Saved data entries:
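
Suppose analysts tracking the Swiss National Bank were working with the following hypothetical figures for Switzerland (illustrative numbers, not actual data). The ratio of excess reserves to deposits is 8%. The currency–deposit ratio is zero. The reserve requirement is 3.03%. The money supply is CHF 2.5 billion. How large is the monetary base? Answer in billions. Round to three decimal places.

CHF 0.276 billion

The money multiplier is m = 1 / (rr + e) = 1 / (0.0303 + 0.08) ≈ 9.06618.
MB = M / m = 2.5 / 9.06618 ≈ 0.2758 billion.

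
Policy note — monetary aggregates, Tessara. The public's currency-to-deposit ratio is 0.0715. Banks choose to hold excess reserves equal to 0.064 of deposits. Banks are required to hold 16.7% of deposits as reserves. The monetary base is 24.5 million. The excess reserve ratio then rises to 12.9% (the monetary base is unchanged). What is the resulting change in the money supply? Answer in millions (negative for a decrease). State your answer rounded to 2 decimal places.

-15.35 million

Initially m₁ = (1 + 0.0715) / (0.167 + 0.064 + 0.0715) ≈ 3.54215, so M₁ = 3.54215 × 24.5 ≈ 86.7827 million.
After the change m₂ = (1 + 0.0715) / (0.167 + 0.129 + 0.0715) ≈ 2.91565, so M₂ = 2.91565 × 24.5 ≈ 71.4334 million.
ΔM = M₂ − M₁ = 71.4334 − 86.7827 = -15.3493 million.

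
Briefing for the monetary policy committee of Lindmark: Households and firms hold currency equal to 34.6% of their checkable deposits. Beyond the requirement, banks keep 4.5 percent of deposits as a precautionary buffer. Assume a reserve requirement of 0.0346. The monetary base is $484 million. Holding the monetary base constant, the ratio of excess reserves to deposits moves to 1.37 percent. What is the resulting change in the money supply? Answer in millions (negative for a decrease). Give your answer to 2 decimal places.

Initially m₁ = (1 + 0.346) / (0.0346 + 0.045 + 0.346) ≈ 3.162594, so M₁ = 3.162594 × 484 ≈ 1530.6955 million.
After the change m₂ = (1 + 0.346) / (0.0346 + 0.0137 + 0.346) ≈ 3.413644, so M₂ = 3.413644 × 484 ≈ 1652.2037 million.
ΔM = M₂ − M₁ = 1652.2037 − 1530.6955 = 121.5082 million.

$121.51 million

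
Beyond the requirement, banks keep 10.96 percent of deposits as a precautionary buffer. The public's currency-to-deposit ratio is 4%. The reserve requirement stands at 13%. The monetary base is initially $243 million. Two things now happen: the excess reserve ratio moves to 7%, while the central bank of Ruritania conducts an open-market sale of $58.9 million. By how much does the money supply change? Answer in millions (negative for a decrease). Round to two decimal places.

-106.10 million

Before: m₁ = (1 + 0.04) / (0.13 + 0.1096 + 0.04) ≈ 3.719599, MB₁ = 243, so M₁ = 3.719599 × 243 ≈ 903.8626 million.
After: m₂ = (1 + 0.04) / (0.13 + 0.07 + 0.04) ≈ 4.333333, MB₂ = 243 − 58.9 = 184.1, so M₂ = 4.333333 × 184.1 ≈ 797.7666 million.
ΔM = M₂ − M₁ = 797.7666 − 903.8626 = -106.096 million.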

...

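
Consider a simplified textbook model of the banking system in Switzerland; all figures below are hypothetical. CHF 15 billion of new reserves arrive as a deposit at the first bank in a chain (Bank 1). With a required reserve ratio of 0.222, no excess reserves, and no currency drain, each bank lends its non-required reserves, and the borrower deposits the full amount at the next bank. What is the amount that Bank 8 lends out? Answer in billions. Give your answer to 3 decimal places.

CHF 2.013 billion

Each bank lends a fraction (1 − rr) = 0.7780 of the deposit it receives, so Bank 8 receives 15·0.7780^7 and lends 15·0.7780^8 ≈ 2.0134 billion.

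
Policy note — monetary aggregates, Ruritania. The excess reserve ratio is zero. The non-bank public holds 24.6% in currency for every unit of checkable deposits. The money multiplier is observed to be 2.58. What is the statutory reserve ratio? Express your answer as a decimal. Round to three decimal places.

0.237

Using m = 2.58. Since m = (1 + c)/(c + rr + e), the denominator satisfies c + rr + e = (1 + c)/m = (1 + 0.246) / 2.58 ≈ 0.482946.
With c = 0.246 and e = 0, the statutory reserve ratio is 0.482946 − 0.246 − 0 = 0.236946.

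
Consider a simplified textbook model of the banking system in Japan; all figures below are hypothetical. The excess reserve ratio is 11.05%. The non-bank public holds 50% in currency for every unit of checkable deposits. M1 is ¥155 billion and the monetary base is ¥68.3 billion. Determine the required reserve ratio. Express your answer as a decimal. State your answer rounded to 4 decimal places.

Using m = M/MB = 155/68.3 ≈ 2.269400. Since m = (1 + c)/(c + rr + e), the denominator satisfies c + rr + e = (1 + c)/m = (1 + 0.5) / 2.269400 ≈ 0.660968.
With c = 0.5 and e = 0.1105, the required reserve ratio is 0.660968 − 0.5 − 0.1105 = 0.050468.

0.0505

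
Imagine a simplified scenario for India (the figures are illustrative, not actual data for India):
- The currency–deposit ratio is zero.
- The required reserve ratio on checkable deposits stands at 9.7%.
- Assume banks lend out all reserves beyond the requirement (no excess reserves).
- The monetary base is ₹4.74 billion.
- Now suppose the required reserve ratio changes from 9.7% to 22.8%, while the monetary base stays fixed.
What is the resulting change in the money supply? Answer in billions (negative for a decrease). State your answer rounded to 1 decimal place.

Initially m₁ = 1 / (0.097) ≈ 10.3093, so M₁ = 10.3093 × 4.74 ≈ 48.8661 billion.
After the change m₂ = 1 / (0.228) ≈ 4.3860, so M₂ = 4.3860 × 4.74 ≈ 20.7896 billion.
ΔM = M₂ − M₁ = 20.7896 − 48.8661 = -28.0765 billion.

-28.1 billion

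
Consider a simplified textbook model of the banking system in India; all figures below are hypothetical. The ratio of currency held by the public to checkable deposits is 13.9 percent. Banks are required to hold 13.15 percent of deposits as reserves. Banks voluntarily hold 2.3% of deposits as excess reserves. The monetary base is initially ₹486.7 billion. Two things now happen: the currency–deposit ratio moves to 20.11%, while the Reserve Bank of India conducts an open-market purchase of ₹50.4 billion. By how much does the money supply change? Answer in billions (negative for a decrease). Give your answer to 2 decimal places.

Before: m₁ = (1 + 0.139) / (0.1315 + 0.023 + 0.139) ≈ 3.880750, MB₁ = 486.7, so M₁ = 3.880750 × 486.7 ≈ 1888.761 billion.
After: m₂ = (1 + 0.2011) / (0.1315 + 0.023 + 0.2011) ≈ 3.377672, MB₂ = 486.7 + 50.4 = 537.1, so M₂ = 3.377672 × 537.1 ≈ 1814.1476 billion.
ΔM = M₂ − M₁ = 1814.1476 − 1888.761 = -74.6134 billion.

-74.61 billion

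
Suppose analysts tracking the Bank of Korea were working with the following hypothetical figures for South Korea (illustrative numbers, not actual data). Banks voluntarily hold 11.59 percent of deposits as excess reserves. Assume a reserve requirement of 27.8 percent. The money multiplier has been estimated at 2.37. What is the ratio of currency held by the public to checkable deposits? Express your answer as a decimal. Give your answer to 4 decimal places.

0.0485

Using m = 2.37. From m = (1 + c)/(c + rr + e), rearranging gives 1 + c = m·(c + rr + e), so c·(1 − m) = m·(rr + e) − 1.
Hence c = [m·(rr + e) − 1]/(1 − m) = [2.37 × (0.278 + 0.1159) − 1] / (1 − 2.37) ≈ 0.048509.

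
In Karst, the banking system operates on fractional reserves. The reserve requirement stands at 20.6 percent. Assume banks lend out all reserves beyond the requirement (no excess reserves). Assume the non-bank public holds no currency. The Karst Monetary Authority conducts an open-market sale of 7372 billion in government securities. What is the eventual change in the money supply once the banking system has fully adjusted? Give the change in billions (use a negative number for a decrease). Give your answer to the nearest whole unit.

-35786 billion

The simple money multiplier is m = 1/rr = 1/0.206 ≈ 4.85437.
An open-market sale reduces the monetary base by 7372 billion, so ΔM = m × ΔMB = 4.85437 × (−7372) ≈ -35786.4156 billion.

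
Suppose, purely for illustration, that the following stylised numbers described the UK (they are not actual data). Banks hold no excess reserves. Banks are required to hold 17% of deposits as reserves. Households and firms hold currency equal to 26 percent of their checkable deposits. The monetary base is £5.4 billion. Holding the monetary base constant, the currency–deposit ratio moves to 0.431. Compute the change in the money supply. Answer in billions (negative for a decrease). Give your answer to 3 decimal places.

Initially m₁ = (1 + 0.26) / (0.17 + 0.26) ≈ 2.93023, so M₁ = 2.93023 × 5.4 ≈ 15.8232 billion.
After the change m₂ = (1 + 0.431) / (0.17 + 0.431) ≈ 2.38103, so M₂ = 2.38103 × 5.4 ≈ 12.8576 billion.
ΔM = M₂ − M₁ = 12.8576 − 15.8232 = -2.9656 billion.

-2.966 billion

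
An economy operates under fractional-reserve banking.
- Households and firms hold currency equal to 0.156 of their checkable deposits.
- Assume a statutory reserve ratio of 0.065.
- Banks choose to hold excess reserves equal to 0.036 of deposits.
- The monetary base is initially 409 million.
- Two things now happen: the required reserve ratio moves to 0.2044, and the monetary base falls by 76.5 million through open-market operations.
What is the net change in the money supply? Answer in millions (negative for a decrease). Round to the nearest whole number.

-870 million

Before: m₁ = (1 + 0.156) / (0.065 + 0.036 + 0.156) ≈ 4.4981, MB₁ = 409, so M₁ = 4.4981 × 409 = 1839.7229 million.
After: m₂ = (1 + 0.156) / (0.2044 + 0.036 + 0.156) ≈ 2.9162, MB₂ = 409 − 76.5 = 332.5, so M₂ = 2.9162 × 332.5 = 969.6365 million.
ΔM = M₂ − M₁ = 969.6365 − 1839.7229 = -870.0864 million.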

--

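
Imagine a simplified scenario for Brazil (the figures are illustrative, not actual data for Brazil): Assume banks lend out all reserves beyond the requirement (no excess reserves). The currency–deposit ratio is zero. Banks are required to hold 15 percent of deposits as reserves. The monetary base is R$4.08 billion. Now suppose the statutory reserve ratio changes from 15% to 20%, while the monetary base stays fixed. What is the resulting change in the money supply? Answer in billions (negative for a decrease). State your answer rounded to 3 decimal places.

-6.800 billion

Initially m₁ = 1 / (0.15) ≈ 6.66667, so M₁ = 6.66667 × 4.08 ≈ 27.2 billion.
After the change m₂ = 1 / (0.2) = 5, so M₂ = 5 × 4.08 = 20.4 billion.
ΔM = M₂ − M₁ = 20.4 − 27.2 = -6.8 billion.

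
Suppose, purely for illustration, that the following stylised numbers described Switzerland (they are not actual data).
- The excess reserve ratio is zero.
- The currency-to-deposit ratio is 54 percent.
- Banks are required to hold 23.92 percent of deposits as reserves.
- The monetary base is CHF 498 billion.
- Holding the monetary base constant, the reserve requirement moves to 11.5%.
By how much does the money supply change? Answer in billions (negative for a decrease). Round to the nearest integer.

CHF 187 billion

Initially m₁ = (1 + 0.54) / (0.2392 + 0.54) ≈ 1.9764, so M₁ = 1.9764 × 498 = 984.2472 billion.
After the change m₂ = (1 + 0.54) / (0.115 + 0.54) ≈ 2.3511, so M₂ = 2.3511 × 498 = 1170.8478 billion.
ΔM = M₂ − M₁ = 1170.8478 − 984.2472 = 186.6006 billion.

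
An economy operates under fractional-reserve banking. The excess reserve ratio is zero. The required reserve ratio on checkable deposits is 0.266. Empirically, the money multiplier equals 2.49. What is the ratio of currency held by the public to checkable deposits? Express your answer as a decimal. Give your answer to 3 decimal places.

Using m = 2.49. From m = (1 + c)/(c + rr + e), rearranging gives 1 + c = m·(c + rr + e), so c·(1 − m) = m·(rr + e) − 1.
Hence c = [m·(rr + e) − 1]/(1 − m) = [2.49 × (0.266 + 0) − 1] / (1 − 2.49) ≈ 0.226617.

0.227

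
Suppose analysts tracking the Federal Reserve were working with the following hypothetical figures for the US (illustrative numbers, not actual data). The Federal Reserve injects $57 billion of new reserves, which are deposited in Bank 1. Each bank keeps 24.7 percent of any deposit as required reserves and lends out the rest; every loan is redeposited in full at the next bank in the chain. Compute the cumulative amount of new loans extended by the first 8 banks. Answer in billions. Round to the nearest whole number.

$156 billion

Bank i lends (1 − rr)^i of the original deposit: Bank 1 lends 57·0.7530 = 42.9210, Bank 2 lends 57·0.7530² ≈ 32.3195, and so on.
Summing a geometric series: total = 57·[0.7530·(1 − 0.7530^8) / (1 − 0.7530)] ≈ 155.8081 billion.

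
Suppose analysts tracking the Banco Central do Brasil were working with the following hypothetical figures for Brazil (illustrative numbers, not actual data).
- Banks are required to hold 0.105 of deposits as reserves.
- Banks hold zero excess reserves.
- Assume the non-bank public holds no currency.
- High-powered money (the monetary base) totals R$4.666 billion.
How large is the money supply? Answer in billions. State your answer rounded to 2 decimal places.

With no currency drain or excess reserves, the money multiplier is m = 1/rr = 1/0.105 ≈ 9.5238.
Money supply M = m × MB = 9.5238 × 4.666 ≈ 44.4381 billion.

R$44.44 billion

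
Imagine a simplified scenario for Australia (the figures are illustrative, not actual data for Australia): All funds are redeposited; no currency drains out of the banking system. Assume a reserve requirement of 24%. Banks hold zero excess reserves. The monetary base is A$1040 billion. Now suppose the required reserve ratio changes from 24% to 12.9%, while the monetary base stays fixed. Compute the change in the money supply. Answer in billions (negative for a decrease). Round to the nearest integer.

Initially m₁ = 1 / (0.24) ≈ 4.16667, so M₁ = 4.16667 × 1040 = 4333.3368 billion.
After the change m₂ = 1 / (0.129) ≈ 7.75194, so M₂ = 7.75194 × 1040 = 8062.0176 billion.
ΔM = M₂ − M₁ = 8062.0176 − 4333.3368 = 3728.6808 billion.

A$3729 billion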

_Assignment_:
Which lines above run from the one containing "- Assume a statutory reserve ratio of 0.065." down to the one containing "- Two things"? Repeat exactly those, both ends included, and nothing else.

_Answer box_:
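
- Assume a statutory reserve ratio of 0.065.
- Banks choose to hold excess reserves equal to 0.036 of deposits.
- The monetary base is initially 409 million.
- Two things now happen: the required reserve ratio moves to 0.2044, and the monetary base falls by 76.5 million through open-market operations.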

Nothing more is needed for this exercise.